- _What the task requires_:
In this exercise, reproduce the whole listing exactly.

- _Material supplied_:
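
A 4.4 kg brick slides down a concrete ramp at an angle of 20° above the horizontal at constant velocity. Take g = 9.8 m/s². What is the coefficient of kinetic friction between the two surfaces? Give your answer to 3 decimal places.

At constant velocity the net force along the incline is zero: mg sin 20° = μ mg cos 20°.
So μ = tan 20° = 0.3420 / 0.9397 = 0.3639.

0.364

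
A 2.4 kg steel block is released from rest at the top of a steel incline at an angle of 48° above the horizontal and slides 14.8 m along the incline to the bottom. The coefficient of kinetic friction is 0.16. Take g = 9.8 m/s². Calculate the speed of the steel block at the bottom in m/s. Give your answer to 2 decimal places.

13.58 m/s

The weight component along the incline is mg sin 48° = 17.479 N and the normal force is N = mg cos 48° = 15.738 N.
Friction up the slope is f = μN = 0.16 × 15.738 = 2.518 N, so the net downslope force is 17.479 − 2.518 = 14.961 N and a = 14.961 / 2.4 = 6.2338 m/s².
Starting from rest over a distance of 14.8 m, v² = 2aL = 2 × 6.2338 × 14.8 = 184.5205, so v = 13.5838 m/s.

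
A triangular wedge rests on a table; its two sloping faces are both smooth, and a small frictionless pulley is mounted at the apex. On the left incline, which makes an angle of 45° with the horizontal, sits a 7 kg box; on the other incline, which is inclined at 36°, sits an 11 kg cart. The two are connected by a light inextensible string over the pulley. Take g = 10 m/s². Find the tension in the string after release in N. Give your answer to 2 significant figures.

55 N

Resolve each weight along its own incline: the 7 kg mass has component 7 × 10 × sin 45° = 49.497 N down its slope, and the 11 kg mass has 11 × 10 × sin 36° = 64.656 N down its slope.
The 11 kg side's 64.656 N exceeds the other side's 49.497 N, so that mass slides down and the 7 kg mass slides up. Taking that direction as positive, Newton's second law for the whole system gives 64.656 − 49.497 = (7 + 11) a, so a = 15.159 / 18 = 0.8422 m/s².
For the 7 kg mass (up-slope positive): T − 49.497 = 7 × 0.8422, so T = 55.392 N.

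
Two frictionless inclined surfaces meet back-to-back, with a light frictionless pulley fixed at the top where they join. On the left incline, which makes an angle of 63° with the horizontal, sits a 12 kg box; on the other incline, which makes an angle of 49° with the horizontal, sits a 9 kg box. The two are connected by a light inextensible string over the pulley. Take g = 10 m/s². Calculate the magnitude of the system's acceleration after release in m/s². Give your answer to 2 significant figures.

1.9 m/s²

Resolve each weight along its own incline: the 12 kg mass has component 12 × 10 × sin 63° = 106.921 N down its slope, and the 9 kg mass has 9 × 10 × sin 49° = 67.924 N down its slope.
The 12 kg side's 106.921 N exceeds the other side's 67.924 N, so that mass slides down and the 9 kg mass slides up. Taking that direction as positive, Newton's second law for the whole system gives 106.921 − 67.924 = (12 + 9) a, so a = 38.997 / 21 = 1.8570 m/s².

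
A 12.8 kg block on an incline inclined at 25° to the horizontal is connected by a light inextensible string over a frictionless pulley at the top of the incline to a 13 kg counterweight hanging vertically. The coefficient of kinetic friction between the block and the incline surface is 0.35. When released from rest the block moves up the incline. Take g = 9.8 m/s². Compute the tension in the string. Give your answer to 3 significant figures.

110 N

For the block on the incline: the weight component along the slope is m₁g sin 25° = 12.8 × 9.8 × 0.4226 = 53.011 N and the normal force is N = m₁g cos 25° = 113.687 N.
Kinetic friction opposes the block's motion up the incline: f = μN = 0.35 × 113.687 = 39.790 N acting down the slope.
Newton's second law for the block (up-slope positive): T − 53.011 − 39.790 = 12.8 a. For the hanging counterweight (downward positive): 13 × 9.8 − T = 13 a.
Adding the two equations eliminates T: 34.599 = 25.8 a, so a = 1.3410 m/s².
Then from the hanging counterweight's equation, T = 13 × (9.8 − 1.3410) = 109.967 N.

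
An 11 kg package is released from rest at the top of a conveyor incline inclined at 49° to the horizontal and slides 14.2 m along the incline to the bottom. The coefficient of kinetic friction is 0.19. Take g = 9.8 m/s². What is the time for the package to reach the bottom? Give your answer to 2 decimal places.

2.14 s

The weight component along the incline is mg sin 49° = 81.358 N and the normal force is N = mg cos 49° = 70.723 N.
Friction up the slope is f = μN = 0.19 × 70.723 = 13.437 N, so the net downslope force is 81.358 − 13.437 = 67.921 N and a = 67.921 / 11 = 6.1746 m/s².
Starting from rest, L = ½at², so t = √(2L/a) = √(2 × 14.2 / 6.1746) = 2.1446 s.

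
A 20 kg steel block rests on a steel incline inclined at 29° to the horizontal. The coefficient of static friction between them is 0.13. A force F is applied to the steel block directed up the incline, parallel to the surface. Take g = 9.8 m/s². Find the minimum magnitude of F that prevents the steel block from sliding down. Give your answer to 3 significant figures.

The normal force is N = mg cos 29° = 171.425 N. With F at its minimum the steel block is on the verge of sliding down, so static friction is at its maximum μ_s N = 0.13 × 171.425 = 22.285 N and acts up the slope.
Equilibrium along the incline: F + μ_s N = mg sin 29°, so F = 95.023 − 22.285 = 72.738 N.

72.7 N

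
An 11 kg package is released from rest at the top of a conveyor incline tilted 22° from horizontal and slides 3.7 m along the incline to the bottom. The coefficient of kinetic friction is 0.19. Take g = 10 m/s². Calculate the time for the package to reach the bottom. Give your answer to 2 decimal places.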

- _Solution_:
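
A 4.4 kg brick slides down a concrete ramp at an angle of 20° above the horizontal at constant velocity. Take g = 9.8 m/s². What is the coefficient of kinetic friction between the two surfaces? Give your answer to 3 decimal places.

At constant velocity the net force along the incline is zero: mg sin 20° = μ mg cos 20°.
So μ = tan 20° = 0.3420 / 0.9397 = 0.3639.

0.364

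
A 2.4 kg steel block is released from rest at the top of a steel incline at an angle of 48° above the horizontal and slides 14.8 m along the incline to the bottom. The coefficient of kinetic friction is 0.16. Take g = 9.8 m/s². Calculate the speed of the steel block at the bottom in m/s. Give your answer to 2 decimal places.

13.58 m/s

The weight component along the incline is mg sin 48° = 17.479 N and the normal force is N = mg cos 48° = 15.738 N.
Friction up the slope is f = μN = 0.16 × 15.738 = 2.518 N, so the net downslope force is 17.479 − 2.518 = 14.961 N and a = 14.961 / 2.4 = 6.2338 m/s².
Starting from rest over a distance of 14.8 m, v² = 2aL = 2 × 6.2338 × 14.8 = 184.5205, so v = 13.5838 m/s.

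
A triangular wedge rests on a table; its two sloping faces are both smooth, and a small frictionless pulley is mounted at the apex. On the left incline, which makes an angle of 45° with the horizontal, sits a 7 kg box; on the other incline, which is inclined at 36°, sits an 11 kg cart. The two are connected by a light inextensible string over the pulley. Take g = 10 m/s². Find the tension in the string after release in N. Give your answer to 2 significant figures.

55 N

Resolve each weight along its own incline: the 7 kg mass has component 7 × 10 × sin 45° = 49.497 N down its slope, and the 11 kg mass has 11 × 10 × sin 36° = 64.656 N down its slope.
The 11 kg side's 64.656 N exceeds the other side's 49.497 N, so that mass slides down and the 7 kg mass slides up. Taking that direction as positive, Newton's second law for the whole system gives 64.656 − 49.497 = (7 + 11) a, so a = 15.159 / 18 = 0.8422 m/s².
For the 7 kg mass (up-slope positive): T − 49.497 = 7 × 0.8422, so T = 55.392 N.

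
Two frictionless inclined surfaces meet back-to-back, with a light frictionless pulley fixed at the top where they join. On the left incline, which makes an angle of 63° with the horizontal, sits a 12 kg box; on the other incline, which makes an angle of 49° with the horizontal, sits a 9 kg box. The two are connected by a light inextensible string over the pulley. Take g = 10 m/s². Calculate the magnitude of the system's acceleration after release in m/s². Give your answer to 2 significant figures.

1.9 m/s²

Resolve each weight along its own incline: the 12 kg mass has component 12 × 10 × sin 63° = 106.921 N down its slope, and the 9 kg mass has 9 × 10 × sin 49° = 67.924 N down its slope.
The 12 kg side's 106.921 N exceeds the other side's 67.924 N, so that mass slides down and the 9 kg mass slides up. Taking that direction as positive, Newton's second law for the whole system gives 106.921 − 67.924 = (12 + 9) a, so a = 38.997 / 21 = 1.8570 m/s².

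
A 12.8 kg block on an incline inclined at 25° to the horizontal is connected by a light inextensible string over a frictionless pulley at the top of the incline to a 13 kg counterweight hanging vertically. The coefficient of kinetic friction between the block and the incline surface is 0.35. When released from rest the block moves up the incline. Take g = 9.8 m/s². Compute the tension in the string. Give your answer to 3 significant figures.

110 N

For the block on the incline: the weight component along the slope is m₁g sin 25° = 12.8 × 9.8 × 0.4226 = 53.011 N and the normal force is N = m₁g cos 25° = 113.687 N.
Kinetic friction opposes the block's motion up the incline: f = μN = 0.35 × 113.687 = 39.790 N acting down the slope.
Newton's second law for the block (up-slope positive): T − 53.011 − 39.790 = 12.8 a. For the hanging counterweight (downward positive): 13 × 9.8 − T = 13 a.
Adding the two equations eliminates T: 34.599 = 25.8 a, so a = 1.3410 m/s².
Then from the hanging counterweight's equation, T = 13 × (9.8 − 1.3410) = 109.967 N.

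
An 11 kg package is released from rest at the top of a conveyor incline inclined at 49° to the horizontal and slides 14.2 m along the incline to the bottom. The coefficient of kinetic friction is 0.19. Take g = 9.8 m/s². What is the time for the package to reach the bottom? Give your answer to 2 decimal places.

2.14 s

The weight component along the incline is mg sin 49° = 81.358 N and the normal force is N = mg cos 49° = 70.723 N.
Friction up the slope is f = μN = 0.19 × 70.723 = 13.437 N, so the net downslope force is 81.358 − 13.437 = 67.921 N and a = 67.921 / 11 = 6.1746 m/s².
Starting from rest, L = ½at², so t = √(2L/a) = √(2 × 14.2 / 6.1746) = 2.1446 s.

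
A 20 kg steel block rests on a steel incline inclined at 29° to the horizontal. The coefficient of static friction between them is 0.13. A force F is applied to the steel block directed up the incline, parallel to the surface. Take g = 9.8 m/s². Find the minimum magnitude of F that prevents the steel block from sliding down. Give your answer to 3 significant figures.

The normal force is N = mg cos 29° = 171.425 N. With F at its minimum the steel block is on the verge of sliding down, so static friction is at its maximum μ_s N = 0.13 × 171.425 = 22.285 N and acts up the slope.
Equilibrium along the incline: F + μ_s N = mg sin 29°, so F = 95.023 − 22.285 = 72.738 N.

72.7 N

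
An 11 kg package is released from rest at the top of a conveyor incline tilted 22° from horizontal and slides 3.7 m along the incline to the bottom. The coefficient of kinetic friction is 0.19. Take g = 10 m/s². Calculate the time for the package to reach the bottom. Give your answer to 2 decimal places.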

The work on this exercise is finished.